### [TASK DETAILS]
Copy out all the entries below, word for word.

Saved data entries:
━━━━━━
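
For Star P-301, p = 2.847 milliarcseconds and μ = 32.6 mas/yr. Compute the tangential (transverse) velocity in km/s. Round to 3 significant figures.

54.3 km/s

d = 1/p = 1/0.002847″ = 351.25 pc.
μ = 32.6 mas/yr = 0.0326 ″/yr.
v_t = 4.74 × μ × d = 4.74 × 0.0326 × 351.25 = 54.277 km/s.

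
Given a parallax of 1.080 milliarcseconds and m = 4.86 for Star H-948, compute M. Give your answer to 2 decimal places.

d = 1/p = 1/0.001080″ = 925.93 pc.
m − M = 5 log₁₀(925.93) − 5 = 14.8329 − 5 = 9.8329.
M = m − (m − M) = 4.86 − 9.8329 = -4.97.

M = -4.97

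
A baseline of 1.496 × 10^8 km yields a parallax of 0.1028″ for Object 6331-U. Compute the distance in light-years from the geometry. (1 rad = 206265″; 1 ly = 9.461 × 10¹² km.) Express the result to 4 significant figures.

θ = 0.1028″ = 0.1028/206265 = 4.9839 × 10^-7 rad.
d = B/θ = (1.496 × 10^8) / (4.9839 × 10^-7) = 3.0017 × 10^14 km = (3.0017 × 10^14) / (9.461 × 10^12) ly = 31.727 ly.

31.73 ly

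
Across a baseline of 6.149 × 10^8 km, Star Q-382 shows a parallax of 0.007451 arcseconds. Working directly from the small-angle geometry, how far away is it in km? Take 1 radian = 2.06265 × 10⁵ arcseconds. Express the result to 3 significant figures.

θ = 0.007451″ = 0.007451/206265 = 3.6123 × 10^-8 rad.
d = B/θ = (6.149 × 10^8) / (3.6123 × 10^-8) = 1.7022 × 10^16 km.

1.70 × 10^16 km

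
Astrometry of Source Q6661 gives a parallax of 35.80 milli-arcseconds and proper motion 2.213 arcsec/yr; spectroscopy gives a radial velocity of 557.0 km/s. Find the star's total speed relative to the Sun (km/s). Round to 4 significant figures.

d = 1/p = 1/0.03580″ = 27.933 pc.
v_t = 4.740 μ d = 4.740 × 2.213 × 27.933 = 293.01 km/s.
v = √(v_r² + v_t²) = √(557.0² + 293.01²) = √396104 = 629.37 km/s.

629.4 km/s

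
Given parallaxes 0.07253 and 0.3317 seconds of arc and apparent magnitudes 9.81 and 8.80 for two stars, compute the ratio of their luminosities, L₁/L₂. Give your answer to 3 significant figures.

L₁/L₂ = 8.25

d₁ = 1/p₁ = 1/0.07253″ = 13.787 pc; d₂ = 1/p₂ = 1/0.3317″ = 3.0148 pc.
M₁ = m₁ − 5 log₁₀ d₁ + 5 = 9.81 − 5.6973 + 5 = 9.1127.
M₂ = 8.80 − 2.3963 + 5 = 11.4037.
L₁/L₂ = 10^(0.4(M₂ − M₁)) = 10^(0.4 × 2.2910) = 10^0.91640 = 8.249.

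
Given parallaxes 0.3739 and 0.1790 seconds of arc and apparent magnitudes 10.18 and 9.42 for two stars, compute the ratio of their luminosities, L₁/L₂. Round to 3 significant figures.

d₁ = 1/p₁ = 1/0.3739″ = 2.6745 pc; d₂ = 1/p₂ = 1/0.1790″ = 5.5866 pc.
M₁ = m₁ − 5 log₁₀ d₁ + 5 = 10.18 − 2.1362 + 5 = 13.0438.
M₂ = 9.42 − 3.7357 + 5 = 10.6843.
L₁/L₂ = 10^(0.4(M₂ − M₁)) = 10^(0.4 × (-2.3595)) = 10^(-0.94380) = 0.11382.

L₁/L₂ = 0.114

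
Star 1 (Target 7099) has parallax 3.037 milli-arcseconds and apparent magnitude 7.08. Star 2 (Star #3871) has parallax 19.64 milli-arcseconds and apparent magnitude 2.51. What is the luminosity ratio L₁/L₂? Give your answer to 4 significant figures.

d₁ = 1/p₁ = 1/0.003037″ = 329.27 pc; d₂ = 1/p₂ = 1/0.01964″ = 50.916 pc.
M₁ = m₁ − 5 log₁₀ d₁ + 5 = 7.08 − 12.5878 + 5 = -0.5078.
M₂ = 2.51 − 8.5343 + 5 = -1.0243.
L₁/L₂ = 10^(0.4(M₂ − M₁)) = 10^(0.4 × (-0.5165)) = 10^(-0.20660) = 0.62144.

L₁/L₂ = 0.6214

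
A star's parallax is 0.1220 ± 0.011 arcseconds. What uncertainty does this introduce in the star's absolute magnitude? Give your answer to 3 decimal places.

σ_M = 0.196 mag

M = m − 5 log₁₀ d + 5 = m + 5 log₁₀ p + 5, so ∂M/∂p = 5/(p ln 10).
σ_M = (5/ln 10) · (σ_p/p) = 2.1715 × 0.011/0.1220 = 2.1715 × 0.090164 = 0.19579.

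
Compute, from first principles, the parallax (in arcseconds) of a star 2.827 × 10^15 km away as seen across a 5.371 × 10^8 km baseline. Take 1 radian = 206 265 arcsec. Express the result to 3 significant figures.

θ ≈ B/d = (5.371 × 10^8) / (2.827 × 10^15) = 1.8999 × 10^-7 rad.
In arcseconds: 1.8999 × 10^-7 × 206265 = 0.039188″.

0.0392 arcsec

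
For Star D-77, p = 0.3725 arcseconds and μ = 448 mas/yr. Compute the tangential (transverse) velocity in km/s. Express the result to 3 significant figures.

5.70 km/s

d = 1/p = 1/0.3725″ = 2.6846 pc.
μ = 448 mas/yr = 0.448 ″/yr.
v_t = 4.74 × μ × d = 4.74 × 0.448 × 2.6846 = 5.7008 km/s.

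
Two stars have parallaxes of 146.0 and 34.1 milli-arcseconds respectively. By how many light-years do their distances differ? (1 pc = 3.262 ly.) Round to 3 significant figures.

d_A = 1/0.1460″ = 6.8493 pc; d_B = 1/0.03410″ = 29.326 pc.
|d_B − d_A| = |29.326 − 6.8493| = 22.477 pc = 22.477 × 3.262 ly = 73.32 ly.

73.3 ly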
━━━━━━
### [RESPONSE TO THE EXERCISE]
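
For Star P-301, p = 2.847 milliarcseconds and μ = 32.6 mas/yr. Compute the tangential (transverse) velocity in km/s. Round to 3 significant figures.

54.3 km/s

d = 1/p = 1/0.002847″ = 351.25 pc.
μ = 32.6 mas/yr = 0.0326 ″/yr.
v_t = 4.74 × μ × d = 4.74 × 0.0326 × 351.25 = 54.277 km/s.

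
Given a parallax of 1.080 milliarcseconds and m = 4.86 for Star H-948, compute M. Give your answer to 2 decimal places.

d = 1/p = 1/0.001080″ = 925.93 pc.
m − M = 5 log₁₀(925.93) − 5 = 14.8329 − 5 = 9.8329.
M = m − (m − M) = 4.86 − 9.8329 = -4.97.

M = -4.97

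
A baseline of 1.496 × 10^8 km yields a parallax of 0.1028″ for Object 6331-U. Compute the distance in light-years from the geometry. (1 rad = 206265″; 1 ly = 9.461 × 10¹² km.) Express the result to 4 significant figures.

θ = 0.1028″ = 0.1028/206265 = 4.9839 × 10^-7 rad.
d = B/θ = (1.496 × 10^8) / (4.9839 × 10^-7) = 3.0017 × 10^14 km = (3.0017 × 10^14) / (9.461 × 10^12) ly = 31.727 ly.

31.73 ly

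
Across a baseline of 6.149 × 10^8 km, Star Q-382 shows a parallax of 0.007451 arcseconds. Working directly from the small-angle geometry, how far away is it in km? Take 1 radian = 2.06265 × 10⁵ arcseconds. Express the result to 3 significant figures.

θ = 0.007451″ = 0.007451/206265 = 3.6123 × 10^-8 rad.
d = B/θ = (6.149 × 10^8) / (3.6123 × 10^-8) = 1.7022 × 10^16 km.

1.70 × 10^16 km

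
Astrometry of Source Q6661 gives a parallax of 35.80 milli-arcseconds and proper motion 2.213 arcsec/yr; spectroscopy gives a radial velocity of 557.0 km/s. Find the star's total speed relative to the Sun (km/s). Round to 4 significant figures.

d = 1/p = 1/0.03580″ = 27.933 pc.
v_t = 4.740 μ d = 4.740 × 2.213 × 27.933 = 293.01 km/s.
v = √(v_r² + v_t²) = √(557.0² + 293.01²) = √396104 = 629.37 km/s.

629.4 km/s

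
Given parallaxes 0.07253 and 0.3317 seconds of arc and apparent magnitudes 9.81 and 8.80 for two stars, compute the ratio of their luminosities, L₁/L₂. Give your answer to 3 significant figures.

L₁/L₂ = 8.25

d₁ = 1/p₁ = 1/0.07253″ = 13.787 pc; d₂ = 1/p₂ = 1/0.3317″ = 3.0148 pc.
M₁ = m₁ − 5 log₁₀ d₁ + 5 = 9.81 − 5.6973 + 5 = 9.1127.
M₂ = 8.80 − 2.3963 + 5 = 11.4037.
L₁/L₂ = 10^(0.4(M₂ − M₁)) = 10^(0.4 × 2.2910) = 10^0.91640 = 8.249.

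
Given parallaxes 0.3739 and 0.1790 seconds of arc and apparent magnitudes 10.18 and 9.42 for two stars, compute the ratio of their luminosities, L₁/L₂. Round to 3 significant figures.

d₁ = 1/p₁ = 1/0.3739″ = 2.6745 pc; d₂ = 1/p₂ = 1/0.1790″ = 5.5866 pc.
M₁ = m₁ − 5 log₁₀ d₁ + 5 = 10.18 − 2.1362 + 5 = 13.0438.
M₂ = 9.42 − 3.7357 + 5 = 10.6843.
L₁/L₂ = 10^(0.4(M₂ − M₁)) = 10^(0.4 × (-2.3595)) = 10^(-0.94380) = 0.11382.

L₁/L₂ = 0.114

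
Star 1 (Target 7099) has parallax 3.037 milli-arcseconds and apparent magnitude 7.08. Star 2 (Star #3871) has parallax 19.64 milli-arcseconds and apparent magnitude 2.51. What is the luminosity ratio L₁/L₂? Give your answer to 4 significant figures.

d₁ = 1/p₁ = 1/0.003037″ = 329.27 pc; d₂ = 1/p₂ = 1/0.01964″ = 50.916 pc.
M₁ = m₁ − 5 log₁₀ d₁ + 5 = 7.08 − 12.5878 + 5 = -0.5078.
M₂ = 2.51 − 8.5343 + 5 = -1.0243.
L₁/L₂ = 10^(0.4(M₂ − M₁)) = 10^(0.4 × (-0.5165)) = 10^(-0.20660) = 0.62144.

L₁/L₂ = 0.6214

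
A star's parallax is 0.1220 ± 0.011 arcseconds. What uncertainty does this introduce in the star's absolute magnitude? Give your answer to 3 decimal places.

σ_M = 0.196 mag

M = m − 5 log₁₀ d + 5 = m + 5 log₁₀ p + 5, so ∂M/∂p = 5/(p ln 10).
σ_M = (5/ln 10) · (σ_p/p) = 2.1715 × 0.011/0.1220 = 2.1715 × 0.090164 = 0.19579.

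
Compute, from first principles, the parallax (in arcseconds) of a star 2.827 × 10^15 km away as seen across a 5.371 × 10^8 km baseline. Take 1 radian = 206 265 arcsec. Express the result to 3 significant figures.

θ ≈ B/d = (5.371 × 10^8) / (2.827 × 10^15) = 1.8999 × 10^-7 rad.
In arcseconds: 1.8999 × 10^-7 × 206265 = 0.039188″.

0.0392 arcsec

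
For Star D-77, p = 0.3725 arcseconds and μ = 448 mas/yr. Compute the tangential (transverse) velocity in km/s. Express the result to 3 significant figures.

5.70 km/s

d = 1/p = 1/0.3725″ = 2.6846 pc.
μ = 448 mas/yr = 0.448 ″/yr.
v_t = 4.74 × μ × d = 4.74 × 0.448 × 2.6846 = 5.7008 km/s.

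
Two stars have parallaxes of 146.0 and 34.1 milli-arcseconds respectively. By how many light-years do their distances differ? (1 pc = 3.262 ly.) Round to 3 significant figures.

d_A = 1/0.1460″ = 6.8493 pc; d_B = 1/0.03410″ = 29.326 pc.
|d_B − d_A| = |29.326 − 6.8493| = 22.477 pc = 22.477 × 3.262 ly = 73.32 ly.

73.3 ly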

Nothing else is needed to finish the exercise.